### WORK INSTRUCTION
Reproduce the opening lines of the records exactly, up to and including the line in which "Answer: 117/14 ≈ 8.3571" occurs.

(RECORDS PROVIDED Opens)

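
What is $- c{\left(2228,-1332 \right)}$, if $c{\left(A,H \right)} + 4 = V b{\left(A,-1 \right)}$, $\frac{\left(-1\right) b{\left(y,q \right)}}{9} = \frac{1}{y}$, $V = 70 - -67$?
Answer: $\frac{10145}{2228} \approx 4.5534$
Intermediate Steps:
$V = 137$ ($V = 70 + 67 = 137$)
$b{\left(y,q \right)} = - \frac{9}{y}$
$c{\left(A,H \right)} = -4 - \frac{1233}{A}$ ($c{\left(A,H \right)} = -4 + 137 \left(- \frac{9}{A}\right) = -4 - \frac{1233}{A}$)
$- c{\left(2228,-1332 \right)} = - (-4 - \frac{1233}{2228}) = \left(-1\right) \left(- \frac{10145}{2228}\right) = \frac{10145}{2228}$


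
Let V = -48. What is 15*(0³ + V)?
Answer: -720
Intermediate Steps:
15*(0³ + V) = 15*(0³ - 48) = 15*(0 - 48) = 15*(-48) = -720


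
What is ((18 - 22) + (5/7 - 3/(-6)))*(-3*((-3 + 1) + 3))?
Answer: 117/14 ≈ 8.3571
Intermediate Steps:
((18 - 22) + (5/7 - 3/(-6)))*(-3*((-3 + 1) + 3)) = (-4 + (5*(1/7) - 3*(-1/6)))*(-3*(-2 + 3)) = (-4 + (5/7 + 1/2))*(-3*1) = (-4 + 17/14)*(-3) = -39/14*(-3) = 117/14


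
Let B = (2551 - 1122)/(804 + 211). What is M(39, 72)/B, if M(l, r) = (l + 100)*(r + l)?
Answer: 15660435/1429 ≈ 10959.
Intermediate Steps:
M(l, r) = (100 + l)*(l + r)
B = 1429/1015 ≈ 1.4079
M(39, 72)/B = (39**2 + 100*39 + 100*72 + 39*72)/(1429/1015) = (1521 + 3900 + 7200 + 2808)*(1015/1429) = 15429*(1015/1429) = 15660435/1429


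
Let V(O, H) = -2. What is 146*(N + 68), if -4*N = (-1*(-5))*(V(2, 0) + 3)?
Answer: 19491/2 ≈ 9745.5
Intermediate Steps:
N = -5/4 (N = -(-1*(-5))*(-2 + 3)/4 = -5/4 ≈ -1.2500)
146*(N + 68) = 146*(-5/4 + 68) = 146*(267/4) = 19491/2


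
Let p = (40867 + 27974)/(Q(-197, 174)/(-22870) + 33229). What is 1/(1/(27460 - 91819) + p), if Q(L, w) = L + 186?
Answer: 16303148161173/33775214086763 ≈ 0.48270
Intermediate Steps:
Q(L, w) = 186 + L
p = 524797890/253315747 (p = (40867 + 27974)/((186 - 197)/(-22870) + 33229) = 68841/(-11*(-1/22870) + 33229) = 68841/(11/22870 + 33229) = 68841/(759947241/22870) = 68841*(22870/759947241) = 524797890/253315747 ≈ 2.0717)
1/(1/(27460 - 91819) + p) = 1/(1/(27460 - 91819) + 524797890/253315747) = 1/(1/(-64359) + 524797890/253315747) = 1/(-1/64359 + 524797890/253315747) = 1/(33775214086763/16303148161173) = 16303148161173/33775214086763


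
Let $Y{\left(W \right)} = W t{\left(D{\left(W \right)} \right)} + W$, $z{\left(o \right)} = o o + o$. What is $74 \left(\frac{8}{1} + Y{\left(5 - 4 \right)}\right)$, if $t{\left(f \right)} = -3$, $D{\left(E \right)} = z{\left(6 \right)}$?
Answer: $444$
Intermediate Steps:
$z{\left(o \right)} = o + o^{2}$ ($z{\left(o \right)} = o^{2} + o = o + o^{2}$)
$D{\left(E \right)} = 42$ ($D{\left(E \right)} = 6 \left(1 + 6\right) = 6 \cdot 7 = 42$)
$Y{\left(W \right)} = - 2 W$ ($Y{\left(W \right)} = W \left(-3\right) + W = - 3 W + W = - 2 W$)
$74 \left(\frac{8}{1} + Y{\left(5 - 4 \right)}\right) = 74 \left(\frac{8}{1} - 2 \left(5 - 4\right)\right) = 74 \left(8 \cdot 1 - 2 \left(5 - 4\right)\right) = 74 \left(8 - 2\right) = 74 \cdot 6 = 444$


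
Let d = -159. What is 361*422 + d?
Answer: 152183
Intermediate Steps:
361*422 + d = 361*422 - 159 = 152342 - 159 = 152183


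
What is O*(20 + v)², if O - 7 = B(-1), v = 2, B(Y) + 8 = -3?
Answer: -1936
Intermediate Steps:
B(Y) = -11 (B(Y) = -8 - 3 = -11)
O = -4 (O = 7 - 11 = -4)
O*(20 + v)² = -4*(20 + 2)² = -4*22² = -4*484 = -1936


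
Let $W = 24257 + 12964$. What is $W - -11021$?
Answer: $48242$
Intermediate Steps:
$W = 37221$
$W - -11021 = 37221 - -11021 = 37221 + 11021 = 48242$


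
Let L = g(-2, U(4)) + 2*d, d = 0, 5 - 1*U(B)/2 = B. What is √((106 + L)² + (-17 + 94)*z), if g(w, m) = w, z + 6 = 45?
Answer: √13819 ≈ 117.55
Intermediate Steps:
z = 39 (z = -6 + 45 = 39)
U(B) = 10 - 2*B
L = -2 (L = -2 + 2*0 = -2 + 0 = -2)
√((106 + L)² + (-17 + 94)*z) = √((106 - 2)² + (-17 + 94)*39) = √(104² + 77*39) = √(10816 + 3003) = √13819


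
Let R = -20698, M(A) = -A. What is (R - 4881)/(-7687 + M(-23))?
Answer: 25579/7664 ≈ 3.3376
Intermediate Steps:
(R - 4881)/(-7687 + M(-23)) = (-20698 - 4881)/(-7687 - 1*(-23)) = -25579/(-7687 + 23) = -25579/(-7664) = -25579*(-1/7664) = 25579/7664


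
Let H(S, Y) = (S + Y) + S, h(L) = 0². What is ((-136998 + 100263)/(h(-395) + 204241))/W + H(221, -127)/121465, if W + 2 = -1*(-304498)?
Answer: 3917113351413/1510795457152048 ≈ 0.0025927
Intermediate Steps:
h(L) = 0
W = 304496 (W = -2 - 1*(-304498) = -2 + 304498 = 304496)
H(S, Y) = Y + 2*S
((-136998 + 100263)/(h(-395) + 204241))/W + H(221, -127)/121465 = ((-136998 + 100263)/(0 + 204241))/304496 + (-127 + 2*221)/121465 = -36735/204241*(1/304496) + (-127 + 442)*(1/121465) = -36735*1/204241*(1/304496) + 315*(1/121465) = -36735/204241*1/304496 + 63/24293 = -36735/62190567536 + 63/24293 = 3917113351413/1510795457152048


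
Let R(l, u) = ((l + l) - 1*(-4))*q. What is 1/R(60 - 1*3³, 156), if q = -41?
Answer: -1/2870 ≈ -0.00034843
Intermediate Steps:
R(l, u) = -164 - 82*l (R(l, u) = ((l + l) - 1*(-4))*(-41) = (2*l + 4)*(-41) = (4 + 2*l)*(-41) = -164 - 82*l)
1/R(60 - 1*3³, 156) = 1/(-164 - 82*(60 - 1*3³)) = 1/(-164 - 82*(60 - 1*27)) = 1/(-164 - 82*(60 - 27)) = 1/(-164 - 82*33) = 1/(-164 - 2706) = 1/(-2870) = -1/2870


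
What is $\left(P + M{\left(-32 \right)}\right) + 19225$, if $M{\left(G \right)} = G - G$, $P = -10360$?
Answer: $8865$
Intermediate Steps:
$M{\left(G \right)} = 0$
$\left(P + M{\left(-32 \right)}\right) + 19225 = \left(-10360 + 0\right) + 19225 = -10360 + 19225 = 8865$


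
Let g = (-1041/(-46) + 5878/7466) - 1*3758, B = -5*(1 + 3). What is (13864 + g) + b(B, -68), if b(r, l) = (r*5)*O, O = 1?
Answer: 1722231555/171718 ≈ 10029.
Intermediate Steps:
B = -20 (B = -5*4 = -20)
b(r, l) = 5*r (b(r, l) = (r*5)*1 = (5*r)*1 = 5*r)
g = -641294997/171718 (g = (-1041*(-1/46) + 5878*(1/7466)) - 3758 = (1041/46 + 2939/3733) - 3758 = 4021247/171718 - 3758 = -641294997/171718 ≈ -3734.6)
(13864 + g) + b(B, -68) = (13864 - 641294997/171718) + 5*(-20) = 1739403355/171718 - 100 = 1722231555/171718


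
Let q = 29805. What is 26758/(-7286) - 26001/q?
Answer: -164494246/36193205 ≈ -4.5449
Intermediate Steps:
26758/(-7286) - 26001/q = 26758/(-7286) - 26001/29805 = 26758*(-1/7286) - 26001*1/29805 = -13379/3643 - 8667/9935 = -164494246/36193205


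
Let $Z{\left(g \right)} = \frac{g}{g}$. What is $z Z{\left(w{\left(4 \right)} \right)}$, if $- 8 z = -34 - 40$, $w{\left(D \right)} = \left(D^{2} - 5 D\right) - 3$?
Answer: $\frac{37}{4} \approx 9.25$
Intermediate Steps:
$w{\left(D \right)} = -3 + D^{2} - 5 D$
$Z{\left(g \right)} = 1$
$z = \frac{37}{4}$ ($z = - \frac{-34 - 40}{8} = \left(- \frac{1}{8}\right) \left(-74\right) = \frac{37}{4} \approx 9.25$)
$z Z{\left(w{\left(4 \right)} \right)} = \frac{37}{4} \cdot 1 = \frac{37}{4}$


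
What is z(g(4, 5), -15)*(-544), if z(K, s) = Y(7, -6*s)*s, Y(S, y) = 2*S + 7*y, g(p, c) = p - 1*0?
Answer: 5255040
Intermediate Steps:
g(p, c) = p (g(p, c) = p + 0 = p)
z(K, s) = s*(14 - 42*s) (z(K, s) = (2*7 + 7*(-6*s))*s = (14 - 42*s)*s = s*(14 - 42*s))
z(g(4, 5), -15)*(-544) = (14*(-15)*(1 - 3*(-15)))*(-544) = (14*(-15)*(1 + 45))*(-544) = (14*(-15)*46)*(-544) = -9660*(-544) = 5255040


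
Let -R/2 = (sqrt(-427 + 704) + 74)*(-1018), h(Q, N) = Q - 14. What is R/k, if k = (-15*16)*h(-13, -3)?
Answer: 18833/810 + 509*sqrt(277)/1620 ≈ 28.480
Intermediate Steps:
h(Q, N) = -14 + Q
R = 150664 + 2036*sqrt(277) (R = -2*(sqrt(-427 + 704) + 74)*(-1018) = -2*(sqrt(277) + 74)*(-1018) = -2*(74 + sqrt(277))*(-1018) = -2*(-75332 - 1018*sqrt(277)) = 150664 + 2036*sqrt(277) ≈ 1.8455e+5)
k = 6480 (k = (-15*16)*(-14 - 13) = -240*(-27) = 6480)
R/k = (150664 + 2036*sqrt(277))/6480 = (150664 + 2036*sqrt(277))*(1/6480) = 18833/810 + 509*sqrt(277)/1620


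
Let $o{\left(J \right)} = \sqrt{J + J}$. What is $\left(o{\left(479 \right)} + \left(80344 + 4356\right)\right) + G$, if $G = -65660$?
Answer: $19040 + \sqrt{958} \approx 19071.0$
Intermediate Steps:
$o{\left(J \right)} = \sqrt{2} \sqrt{J}$ ($o{\left(J \right)} = \sqrt{2 J} = \sqrt{2} \sqrt{J}$)
$\left(o{\left(479 \right)} + \left(80344 + 4356\right)\right) + G = \left(\sqrt{2} \sqrt{479} + \left(80344 + 4356\right)\right) - 65660 = \left(\sqrt{958} + 84700\right) - 65660 = \left(84700 + \sqrt{958}\right) - 65660 = 19040 + \sqrt{958}$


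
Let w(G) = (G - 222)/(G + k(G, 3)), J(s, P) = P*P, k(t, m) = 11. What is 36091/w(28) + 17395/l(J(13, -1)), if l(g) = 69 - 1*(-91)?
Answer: -22183321/3104 ≈ -7146.7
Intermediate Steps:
J(s, P) = P²
w(G) = (-222 + G)/(11 + G) (w(G) = (G - 222)/(G + 11) = (-222 + G)/(11 + G))
l(g) = 160 (l(g) = 69 + 91 = 160)
36091/w(28) + 17395/l(J(13, -1)) = 36091/(((-222 + 28)/(11 + 28))) + 17395/160 = 36091/((-194/39)) + 17395*(1/160) = 36091/(((1/39)*(-194))) + 3479/32 = 36091/(-194/39) + 3479/32 = 36091*(-39/194) + 3479/32 = -1407549/194 + 3479/32 = -22183321/3104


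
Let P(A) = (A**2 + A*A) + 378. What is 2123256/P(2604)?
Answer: 353876/2260335 ≈ 0.15656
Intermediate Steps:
P(A) = 378 + 2*A**2 (P(A) = (A**2 + A**2) + 378 = 2*A**2 + 378 = 378 + 2*A**2)
2123256/P(2604) = 2123256/(378 + 2*2604**2) = 2123256/(378 + 2*6780816) = 2123256/(378 + 13561632) = 2123256/13562010 = 2123256*(1/13562010) = 353876/2260335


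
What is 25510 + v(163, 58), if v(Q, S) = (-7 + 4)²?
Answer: 25519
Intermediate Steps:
v(Q, S) = 9 (v(Q, S) = (-3)² = 9)
25510 + v(163, 58) = 25510 + 9 = 25519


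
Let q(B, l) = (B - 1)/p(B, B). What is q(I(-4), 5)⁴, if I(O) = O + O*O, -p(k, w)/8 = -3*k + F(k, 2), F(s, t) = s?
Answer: 14641/1358954496 ≈ 1.0774e-5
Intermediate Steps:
p(k, w) = 16*k (p(k, w) = -8*(-3*k + k) = -(-16)*k = 16*k)
I(O) = O + O²
q(B, l) = (-1 + B)/(16*B) (q(B, l) = (B - 1)/((16*B)) = (-1 + B)*(1/(16*B)) = (-1 + B)/(16*B))
q(I(-4), 5)⁴ = ((-1 - 4*(1 - 4))/(16*((-4*(1 - 4)))))⁴ = ((-1 - 4*(-3))/(16*((-4*(-3)))))⁴ = ((1/16)*(-1 + 12)/12)⁴ = ((1/16)*(1/12)*11)⁴ = (11/192)⁴ = 14641/1358954496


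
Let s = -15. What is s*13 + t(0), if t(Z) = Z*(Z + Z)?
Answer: -195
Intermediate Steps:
t(Z) = 2*Z² (t(Z) = Z*(2*Z) = 2*Z²)
s*13 + t(0) = -15*13 + 2*0² = -195 + 2*0 = -195 + 0 = -195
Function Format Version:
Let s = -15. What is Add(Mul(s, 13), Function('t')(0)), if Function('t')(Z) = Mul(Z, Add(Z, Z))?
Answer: -195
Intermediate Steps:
Function('t')(Z) = Mul(2, Pow(Z, 2)) (Function('t')(Z) = Mul(Z, Mul(2, Z)) = Mul(2, Pow(Z, 2)))
Add(Mul(s, 13), Function('t')(0)) = Add(Mul(-15, 13), Mul(2, Pow(0, 2))) = Add(-195, Mul(2, 0)) = Add(-195, 0) = -195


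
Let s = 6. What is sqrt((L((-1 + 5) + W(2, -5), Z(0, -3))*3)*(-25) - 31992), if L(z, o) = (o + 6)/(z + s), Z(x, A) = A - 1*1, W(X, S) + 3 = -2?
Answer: 3*I*sqrt(3558) ≈ 178.95*I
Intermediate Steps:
W(X, S) = -5 (W(X, S) = -3 - 2 = -5)
Z(x, A) = -1 + A (Z(x, A) = A - 1 = -1 + A)
L(z, o) = (6 + o)/(6 + z) (L(z, o) = (o + 6)/(z + 6) = (6 + o)/(6 + z))
sqrt((L((-1 + 5) + W(2, -5), Z(0, -3))*3)*(-25) - 31992) = sqrt((((6 + (-1 - 3))/(6 + ((-1 + 5) - 5)))*3)*(-25) - 31992) = sqrt((((6 - 4)/(6 + (4 - 5)))*3)*(-25) - 31992) = sqrt(((2/(6 - 1))*3)*(-25) - 31992) = sqrt(((2/5)*3)*(-25) - 31992) = sqrt((6/5)*(-25) - 31992) = sqrt(-30 - 31992) = sqrt(-32022) = 3*I*sqrt(3558)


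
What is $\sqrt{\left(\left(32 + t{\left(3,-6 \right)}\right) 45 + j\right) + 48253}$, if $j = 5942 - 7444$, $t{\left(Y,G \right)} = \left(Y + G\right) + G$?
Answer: $\sqrt{47786} \approx 218.6$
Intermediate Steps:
$t{\left(Y,G \right)} = Y + 2 G$ ($t{\left(Y,G \right)} = \left(G + Y\right) + G = Y + 2 G$)
$j = -1502$ ($j = 5942 - 7444 = -1502$)
$\sqrt{\left(\left(32 + t{\left(3,-6 \right)}\right) 45 + j\right) + 48253} = \sqrt{\left(\left(32 + \left(3 + 2 \left(-6\right)\right)\right) 45 - 1502\right) + 48253} = \sqrt{\left(\left(32 + \left(3 - 12\right)\right) 45 - 1502\right) + 48253} = \sqrt{\left(\left(32 - 9\right) 45 - 1502\right) + 48253} = \sqrt{\left(23 \cdot 45 - 1502\right) + 48253} = \sqrt{\left(1035 - 1502\right) + 48253} = \sqrt{-467 + 48253} = \sqrt{47786}$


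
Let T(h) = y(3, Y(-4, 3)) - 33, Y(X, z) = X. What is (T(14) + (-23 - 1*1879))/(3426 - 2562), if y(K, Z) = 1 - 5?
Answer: -1939/864 ≈ -2.2442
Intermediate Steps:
y(K, Z) = -4
T(h) = -37 (T(h) = -4 - 33 = -37)
(T(14) + (-23 - 1*1879))/(3426 - 2562) = (-37 + (-23 - 1*1879))/(3426 - 2562) = (-37 + (-23 - 1879))/864 = (-37 - 1902)*(1/864) = -1939*1/864 = -1939/864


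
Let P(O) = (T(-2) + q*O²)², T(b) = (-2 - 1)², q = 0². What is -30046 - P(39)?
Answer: -30127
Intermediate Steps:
q = 0
T(b) = 9 (T(b) = (-3)² = 9)
P(O) = 81 (P(O) = (9 + 0*O²)² = (9 + 0)² = 9² = 81)
-30046 - P(39) = -30046 - 1*81 = -30046 - 81 = -30127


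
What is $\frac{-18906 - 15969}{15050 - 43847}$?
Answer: $\frac{11625}{9599} \approx 1.2111$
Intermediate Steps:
$\frac{-18906 - 15969}{15050 - 43847} = - \frac{34875}{-28797} = \left(-34875\right) \left(- \frac{1}{28797}\right) = \frac{11625}{9599}$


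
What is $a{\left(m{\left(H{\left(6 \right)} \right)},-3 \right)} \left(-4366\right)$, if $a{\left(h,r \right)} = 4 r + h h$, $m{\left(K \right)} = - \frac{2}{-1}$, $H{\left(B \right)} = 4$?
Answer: $34928$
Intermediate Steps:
$m{\left(K \right)} = 2$ ($m{\left(K \right)} = \left(-2\right) \left(-1\right) = 2$)
$a{\left(h,r \right)} = h^{2} + 4 r$ ($a{\left(h,r \right)} = 4 r + h^{2} = h^{2} + 4 r$)
$a{\left(m{\left(H{\left(6 \right)} \right)},-3 \right)} \left(-4366\right) = \left(2^{2} + 4 \left(-3\right)\right) \left(-4366\right) = \left(4 - 12\right) \left(-4366\right) = \left(-8\right) \left(-4366\right) = 34928$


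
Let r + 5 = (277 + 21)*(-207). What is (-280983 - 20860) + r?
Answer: -363534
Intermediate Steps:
r = -61691 (r = -5 + (277 + 21)*(-207) = -5 + 298*(-207) = -5 - 61686 = -61691)
(-280983 - 20860) + r = (-280983 - 20860) - 61691 = -301843 - 61691 = -363534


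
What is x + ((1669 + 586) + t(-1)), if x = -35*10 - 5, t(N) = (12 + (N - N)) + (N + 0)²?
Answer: 1913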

(RECORDS PROVIDED Closes)

### FINISHED TASK
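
What is $- c{\left(2228,-1332 \right)}$, if $c{\left(A,H \right)} + 4 = V b{\left(A,-1 \right)}$, $\frac{\left(-1\right) b{\left(y,q \right)}}{9} = \frac{1}{y}$, $V = 70 - -67$?
Answer: $\frac{10145}{2228} \approx 4.5534$
Intermediate Steps:
$V = 137$ ($V = 70 + 67 = 137$)
$b{\left(y,q \right)} = - \frac{9}{y}$
$c{\left(A,H \right)} = -4 - \frac{1233}{A}$ ($c{\left(A,H \right)} = -4 + 137 \left(- \frac{9}{A}\right) = -4 - \frac{1233}{A}$)
$- c{\left(2228,-1332 \right)} = - (-4 - \frac{1233}{2228}) = \left(-1\right) \left(- \frac{10145}{2228}\right) = \frac{10145}{2228}$


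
Let V = -48. What is 15*(0³ + V)?
Answer: -720
Intermediate Steps:
15*(0³ + V) = 15*(0³ - 48) = 15*(0 - 48) = 15*(-48) = -720


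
What is ((18 - 22) + (5/7 - 3/(-6)))*(-3*((-3 + 1) + 3))?
Answer: 117/14 ≈ 8.3571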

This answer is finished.